Start of Extracted information
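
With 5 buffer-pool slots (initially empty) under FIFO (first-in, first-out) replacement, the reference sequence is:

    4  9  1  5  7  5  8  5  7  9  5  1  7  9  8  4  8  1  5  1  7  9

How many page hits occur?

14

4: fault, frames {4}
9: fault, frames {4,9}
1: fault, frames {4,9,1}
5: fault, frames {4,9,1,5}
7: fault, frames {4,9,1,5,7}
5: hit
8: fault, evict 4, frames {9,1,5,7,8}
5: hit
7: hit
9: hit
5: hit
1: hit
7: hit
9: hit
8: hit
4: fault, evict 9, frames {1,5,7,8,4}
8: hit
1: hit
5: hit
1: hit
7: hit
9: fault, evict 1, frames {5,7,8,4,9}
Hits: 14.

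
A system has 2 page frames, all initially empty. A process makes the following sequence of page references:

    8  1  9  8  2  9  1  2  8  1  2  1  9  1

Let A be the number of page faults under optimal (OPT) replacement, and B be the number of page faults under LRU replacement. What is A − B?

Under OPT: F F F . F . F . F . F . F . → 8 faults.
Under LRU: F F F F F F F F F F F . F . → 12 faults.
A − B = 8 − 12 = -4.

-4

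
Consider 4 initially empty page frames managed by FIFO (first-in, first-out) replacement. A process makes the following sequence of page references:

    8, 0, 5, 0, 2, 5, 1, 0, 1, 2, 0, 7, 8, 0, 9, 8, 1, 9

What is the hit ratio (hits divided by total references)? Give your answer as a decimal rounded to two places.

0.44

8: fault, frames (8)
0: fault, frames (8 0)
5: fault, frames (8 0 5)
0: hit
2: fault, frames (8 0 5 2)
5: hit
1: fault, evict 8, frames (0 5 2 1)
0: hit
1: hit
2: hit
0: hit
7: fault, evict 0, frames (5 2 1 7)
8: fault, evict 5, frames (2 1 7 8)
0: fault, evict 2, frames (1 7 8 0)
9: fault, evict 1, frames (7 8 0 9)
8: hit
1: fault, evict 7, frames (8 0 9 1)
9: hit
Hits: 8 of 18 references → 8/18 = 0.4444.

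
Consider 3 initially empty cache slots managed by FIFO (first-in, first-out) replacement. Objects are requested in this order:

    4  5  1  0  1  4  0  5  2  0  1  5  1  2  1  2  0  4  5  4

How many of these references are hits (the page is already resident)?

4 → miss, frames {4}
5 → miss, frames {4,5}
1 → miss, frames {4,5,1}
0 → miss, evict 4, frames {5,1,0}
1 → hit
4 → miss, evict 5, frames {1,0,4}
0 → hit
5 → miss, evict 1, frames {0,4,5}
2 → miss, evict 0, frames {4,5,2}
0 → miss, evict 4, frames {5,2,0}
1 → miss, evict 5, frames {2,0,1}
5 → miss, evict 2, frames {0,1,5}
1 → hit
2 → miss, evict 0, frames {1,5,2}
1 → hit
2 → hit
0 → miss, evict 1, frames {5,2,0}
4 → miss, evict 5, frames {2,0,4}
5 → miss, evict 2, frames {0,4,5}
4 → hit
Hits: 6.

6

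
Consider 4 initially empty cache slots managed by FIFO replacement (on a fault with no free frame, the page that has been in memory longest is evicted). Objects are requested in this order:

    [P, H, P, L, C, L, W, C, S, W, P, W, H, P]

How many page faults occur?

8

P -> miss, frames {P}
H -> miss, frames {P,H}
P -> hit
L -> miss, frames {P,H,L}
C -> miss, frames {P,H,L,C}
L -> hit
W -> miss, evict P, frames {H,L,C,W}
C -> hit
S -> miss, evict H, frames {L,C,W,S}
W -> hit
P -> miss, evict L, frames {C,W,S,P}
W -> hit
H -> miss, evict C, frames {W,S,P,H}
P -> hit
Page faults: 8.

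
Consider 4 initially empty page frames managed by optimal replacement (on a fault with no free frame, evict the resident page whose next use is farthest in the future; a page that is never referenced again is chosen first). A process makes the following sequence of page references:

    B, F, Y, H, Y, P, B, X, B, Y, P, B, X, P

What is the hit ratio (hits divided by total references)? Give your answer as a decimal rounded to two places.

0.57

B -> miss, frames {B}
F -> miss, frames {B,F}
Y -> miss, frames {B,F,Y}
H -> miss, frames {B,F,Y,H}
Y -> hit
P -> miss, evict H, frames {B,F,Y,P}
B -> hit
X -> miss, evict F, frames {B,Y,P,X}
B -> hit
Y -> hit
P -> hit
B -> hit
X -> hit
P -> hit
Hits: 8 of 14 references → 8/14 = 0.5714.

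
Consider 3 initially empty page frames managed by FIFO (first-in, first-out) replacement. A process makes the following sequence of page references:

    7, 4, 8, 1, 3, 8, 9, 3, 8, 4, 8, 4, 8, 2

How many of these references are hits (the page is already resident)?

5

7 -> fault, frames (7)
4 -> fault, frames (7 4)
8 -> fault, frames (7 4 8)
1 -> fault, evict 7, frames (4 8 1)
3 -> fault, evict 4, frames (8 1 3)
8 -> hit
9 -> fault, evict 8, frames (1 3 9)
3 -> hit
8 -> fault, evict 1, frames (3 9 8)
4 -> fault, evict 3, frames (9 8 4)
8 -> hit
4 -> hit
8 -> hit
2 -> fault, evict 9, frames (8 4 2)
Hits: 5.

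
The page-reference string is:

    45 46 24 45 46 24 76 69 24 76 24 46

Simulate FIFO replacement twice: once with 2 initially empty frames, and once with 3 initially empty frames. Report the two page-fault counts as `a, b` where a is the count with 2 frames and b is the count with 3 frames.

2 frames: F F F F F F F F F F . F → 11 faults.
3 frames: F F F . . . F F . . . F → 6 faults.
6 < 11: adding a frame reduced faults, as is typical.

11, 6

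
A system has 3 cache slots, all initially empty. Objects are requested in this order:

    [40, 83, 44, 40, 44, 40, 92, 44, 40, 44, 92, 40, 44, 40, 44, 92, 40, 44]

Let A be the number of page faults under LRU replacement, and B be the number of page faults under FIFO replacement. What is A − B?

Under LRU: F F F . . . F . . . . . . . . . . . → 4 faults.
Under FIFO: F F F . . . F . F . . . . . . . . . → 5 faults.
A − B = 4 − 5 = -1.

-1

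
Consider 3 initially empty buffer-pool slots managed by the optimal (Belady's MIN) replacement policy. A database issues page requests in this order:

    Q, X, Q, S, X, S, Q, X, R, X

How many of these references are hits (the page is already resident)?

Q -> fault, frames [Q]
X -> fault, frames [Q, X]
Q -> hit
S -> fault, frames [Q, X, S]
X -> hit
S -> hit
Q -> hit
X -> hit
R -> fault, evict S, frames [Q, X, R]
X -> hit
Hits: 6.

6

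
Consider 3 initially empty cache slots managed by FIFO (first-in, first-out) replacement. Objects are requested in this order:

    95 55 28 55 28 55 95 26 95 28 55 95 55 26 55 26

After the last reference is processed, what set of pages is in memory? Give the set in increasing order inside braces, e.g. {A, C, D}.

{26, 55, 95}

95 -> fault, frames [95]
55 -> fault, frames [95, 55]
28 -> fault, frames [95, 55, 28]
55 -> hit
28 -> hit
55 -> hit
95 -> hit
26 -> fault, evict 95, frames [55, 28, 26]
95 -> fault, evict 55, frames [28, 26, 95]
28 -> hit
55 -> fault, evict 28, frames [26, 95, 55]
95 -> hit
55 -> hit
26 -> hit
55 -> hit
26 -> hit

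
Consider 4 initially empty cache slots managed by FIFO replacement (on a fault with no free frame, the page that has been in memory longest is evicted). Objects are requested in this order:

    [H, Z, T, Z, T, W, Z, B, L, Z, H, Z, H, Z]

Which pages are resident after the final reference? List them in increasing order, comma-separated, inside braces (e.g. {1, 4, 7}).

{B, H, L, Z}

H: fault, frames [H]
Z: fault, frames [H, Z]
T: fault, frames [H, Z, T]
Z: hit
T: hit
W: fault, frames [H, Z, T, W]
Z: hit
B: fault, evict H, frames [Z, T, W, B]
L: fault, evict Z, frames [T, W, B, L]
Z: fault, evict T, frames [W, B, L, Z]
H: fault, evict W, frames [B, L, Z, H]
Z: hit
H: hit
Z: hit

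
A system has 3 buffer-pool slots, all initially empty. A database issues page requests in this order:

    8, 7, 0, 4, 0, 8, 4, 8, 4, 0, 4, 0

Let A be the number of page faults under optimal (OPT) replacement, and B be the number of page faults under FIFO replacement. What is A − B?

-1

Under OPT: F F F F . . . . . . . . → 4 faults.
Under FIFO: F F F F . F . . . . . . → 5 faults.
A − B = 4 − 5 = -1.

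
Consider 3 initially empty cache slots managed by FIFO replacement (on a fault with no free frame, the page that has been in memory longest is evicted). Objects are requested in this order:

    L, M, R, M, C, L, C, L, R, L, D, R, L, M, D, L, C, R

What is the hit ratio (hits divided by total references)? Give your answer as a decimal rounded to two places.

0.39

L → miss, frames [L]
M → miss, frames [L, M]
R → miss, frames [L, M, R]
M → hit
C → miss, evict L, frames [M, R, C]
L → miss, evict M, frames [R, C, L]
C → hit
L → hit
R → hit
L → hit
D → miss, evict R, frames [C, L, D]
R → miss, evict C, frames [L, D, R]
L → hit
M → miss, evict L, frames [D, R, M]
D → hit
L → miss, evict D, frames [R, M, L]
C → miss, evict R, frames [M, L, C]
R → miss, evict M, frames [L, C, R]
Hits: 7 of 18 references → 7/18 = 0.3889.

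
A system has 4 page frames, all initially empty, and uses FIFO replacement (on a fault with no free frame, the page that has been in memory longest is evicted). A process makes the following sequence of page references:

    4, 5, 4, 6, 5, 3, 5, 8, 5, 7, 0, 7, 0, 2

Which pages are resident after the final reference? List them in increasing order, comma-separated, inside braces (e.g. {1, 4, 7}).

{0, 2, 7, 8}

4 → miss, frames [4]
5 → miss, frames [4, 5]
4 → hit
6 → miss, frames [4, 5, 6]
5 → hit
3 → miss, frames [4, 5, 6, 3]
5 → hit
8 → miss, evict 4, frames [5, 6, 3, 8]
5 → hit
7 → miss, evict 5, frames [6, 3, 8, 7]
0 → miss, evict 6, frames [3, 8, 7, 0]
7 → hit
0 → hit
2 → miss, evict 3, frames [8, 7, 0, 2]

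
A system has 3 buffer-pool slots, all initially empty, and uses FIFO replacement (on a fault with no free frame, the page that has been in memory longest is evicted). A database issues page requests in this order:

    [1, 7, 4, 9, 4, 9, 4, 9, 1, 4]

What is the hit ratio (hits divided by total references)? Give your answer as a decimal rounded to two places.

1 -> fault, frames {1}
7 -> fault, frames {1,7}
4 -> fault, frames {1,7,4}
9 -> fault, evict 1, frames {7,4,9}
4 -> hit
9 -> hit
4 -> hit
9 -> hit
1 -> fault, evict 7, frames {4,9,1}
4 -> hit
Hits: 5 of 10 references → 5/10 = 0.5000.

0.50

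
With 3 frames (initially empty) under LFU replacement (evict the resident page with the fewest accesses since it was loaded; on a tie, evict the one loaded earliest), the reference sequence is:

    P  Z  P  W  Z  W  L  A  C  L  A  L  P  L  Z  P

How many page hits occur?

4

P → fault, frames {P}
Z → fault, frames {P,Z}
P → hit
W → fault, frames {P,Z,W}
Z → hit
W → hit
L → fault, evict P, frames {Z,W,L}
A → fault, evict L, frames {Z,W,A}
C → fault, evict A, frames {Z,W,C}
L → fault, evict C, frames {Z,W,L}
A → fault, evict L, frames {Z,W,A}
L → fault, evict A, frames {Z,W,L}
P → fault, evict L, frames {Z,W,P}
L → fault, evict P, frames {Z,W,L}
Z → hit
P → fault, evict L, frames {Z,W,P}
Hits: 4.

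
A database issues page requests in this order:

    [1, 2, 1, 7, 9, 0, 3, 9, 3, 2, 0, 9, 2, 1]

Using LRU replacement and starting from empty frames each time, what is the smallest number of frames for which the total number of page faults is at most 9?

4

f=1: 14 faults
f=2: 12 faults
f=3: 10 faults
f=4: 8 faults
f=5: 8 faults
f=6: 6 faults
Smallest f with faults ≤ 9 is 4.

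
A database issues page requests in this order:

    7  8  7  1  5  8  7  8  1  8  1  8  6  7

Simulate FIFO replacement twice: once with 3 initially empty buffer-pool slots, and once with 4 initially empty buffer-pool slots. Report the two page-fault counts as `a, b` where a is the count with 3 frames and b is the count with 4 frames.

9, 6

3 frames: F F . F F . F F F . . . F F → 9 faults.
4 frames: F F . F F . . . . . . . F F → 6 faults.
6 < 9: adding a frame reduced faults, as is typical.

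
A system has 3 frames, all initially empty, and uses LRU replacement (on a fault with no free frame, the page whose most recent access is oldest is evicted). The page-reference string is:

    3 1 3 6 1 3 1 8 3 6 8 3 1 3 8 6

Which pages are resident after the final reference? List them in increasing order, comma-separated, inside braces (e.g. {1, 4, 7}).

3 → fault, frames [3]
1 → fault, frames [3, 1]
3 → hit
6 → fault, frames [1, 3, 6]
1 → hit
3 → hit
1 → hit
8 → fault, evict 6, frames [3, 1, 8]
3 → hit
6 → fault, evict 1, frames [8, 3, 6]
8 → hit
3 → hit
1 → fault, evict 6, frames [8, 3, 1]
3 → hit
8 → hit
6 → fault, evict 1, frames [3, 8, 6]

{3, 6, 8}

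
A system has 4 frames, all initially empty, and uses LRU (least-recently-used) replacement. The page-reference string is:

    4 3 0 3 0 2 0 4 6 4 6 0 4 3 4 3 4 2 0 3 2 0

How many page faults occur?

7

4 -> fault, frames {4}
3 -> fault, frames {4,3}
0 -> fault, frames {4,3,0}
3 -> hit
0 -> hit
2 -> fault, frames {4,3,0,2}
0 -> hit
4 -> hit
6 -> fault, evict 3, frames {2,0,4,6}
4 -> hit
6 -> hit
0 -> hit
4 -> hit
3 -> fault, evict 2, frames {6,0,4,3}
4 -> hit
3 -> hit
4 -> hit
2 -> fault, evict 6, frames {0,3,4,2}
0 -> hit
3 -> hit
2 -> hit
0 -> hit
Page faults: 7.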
End of Extracted information
→ **What you are asked to do**
Once you find the line with "Consider 3 initially empty page" in the entries above, output it and each line after it up to and including the line with "A system has 3 cache", and nothing else.

→ **Response area**
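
Consider 3 initially empty page frames managed by FIFO (first-in, first-out) replacement. A process makes the following sequence of page references:

    7, 4, 8, 1, 3, 8, 9, 3, 8, 4, 8, 4, 8, 2

How many of these references are hits (the page is already resident)?

5

7 -> fault, frames (7)
4 -> fault, frames (7 4)
8 -> fault, frames (7 4 8)
1 -> fault, evict 7, frames (4 8 1)
3 -> fault, evict 4, frames (8 1 3)
8 -> hit
9 -> fault, evict 8, frames (1 3 9)
3 -> hit
8 -> fault, evict 1, frames (3 9 8)
4 -> fault, evict 3, frames (9 8 4)
8 -> hit
4 -> hit
8 -> hit
2 -> fault, evict 9, frames (8 4 2)
Hits: 5.

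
The page-reference string is:

    45 46 24 45 46 24 76 69 24 76 24 46

Simulate FIFO replacement twice: once with 2 initially empty frames, and once with 3 initially empty frames. Report the two page-fault counts as `a, b` where a is the count with 2 frames and b is the count with 3 frames.

2 frames: F F F F F F F F F F . F → 11 faults.
3 frames: F F F . . . F F . . . F → 6 faults.
6 < 11: adding a frame reduced faults, as is typical.

11, 6

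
A system has 3 cache slots, all initially empty. Objects are requested in this order: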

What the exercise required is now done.